- _PROBLEM TO SOLVE_
From the listing below, reproduce word for word the part that opens with the line containing "The code points" and closes with the line containing "Decode the sixth"; reproduce nothing else.

- _EXTRACTED RECORDS_
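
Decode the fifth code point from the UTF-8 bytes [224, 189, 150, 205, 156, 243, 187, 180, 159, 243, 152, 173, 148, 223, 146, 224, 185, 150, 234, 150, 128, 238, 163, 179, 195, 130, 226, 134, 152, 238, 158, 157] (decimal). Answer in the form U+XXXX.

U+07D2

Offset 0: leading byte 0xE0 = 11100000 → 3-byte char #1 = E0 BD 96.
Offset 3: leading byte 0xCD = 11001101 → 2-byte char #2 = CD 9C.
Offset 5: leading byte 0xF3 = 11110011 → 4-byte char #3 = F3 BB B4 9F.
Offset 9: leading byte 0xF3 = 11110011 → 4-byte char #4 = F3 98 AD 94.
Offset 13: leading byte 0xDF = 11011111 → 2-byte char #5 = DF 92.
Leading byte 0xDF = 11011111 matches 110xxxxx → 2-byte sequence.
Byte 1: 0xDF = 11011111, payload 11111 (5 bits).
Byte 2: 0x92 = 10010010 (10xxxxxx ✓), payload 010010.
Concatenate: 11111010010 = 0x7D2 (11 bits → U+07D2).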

---

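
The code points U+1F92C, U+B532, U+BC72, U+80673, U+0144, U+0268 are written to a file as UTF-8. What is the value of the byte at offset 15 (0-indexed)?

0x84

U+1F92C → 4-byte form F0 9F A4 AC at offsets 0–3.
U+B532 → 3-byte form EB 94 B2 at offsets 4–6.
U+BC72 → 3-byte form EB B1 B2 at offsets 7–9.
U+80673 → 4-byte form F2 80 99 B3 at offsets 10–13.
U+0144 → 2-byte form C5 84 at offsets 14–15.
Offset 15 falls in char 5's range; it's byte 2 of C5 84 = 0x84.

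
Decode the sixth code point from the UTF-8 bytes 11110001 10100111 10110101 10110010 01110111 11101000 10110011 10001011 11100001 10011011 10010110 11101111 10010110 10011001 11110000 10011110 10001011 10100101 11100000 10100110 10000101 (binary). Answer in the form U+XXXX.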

- _ANSWER TO THE PROBLEM_
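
The code points U+1F92C, U+B532, U+BC72, U+80673, U+0144, U+0268 are written to a file as UTF-8. What is the value of the byte at offset 15 (0-indexed)?

0x84

U+1F92C → 4-byte form F0 9F A4 AC at offsets 0–3.
U+B532 → 3-byte form EB 94 B2 at offsets 4–6.
U+BC72 → 3-byte form EB B1 B2 at offsets 7–9.
U+80673 → 4-byte form F2 80 99 B3 at offsets 10–13.
U+0144 → 2-byte form C5 84 at offsets 14–15.
Offset 15 falls in char 5's range; it's byte 2 of C5 84 = 0x84.

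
Decode the sixth code point from the UTF-8 bytes 11110001 10100111 10110101 10110010 01110111 11101000 10110011 10001011 11100001 10011011 10010110 11101111 10010110 10011001 11110000 10011110 10001011 10100101 11100000 10100110 10000101 (binary). Answer in the form U+XXXX.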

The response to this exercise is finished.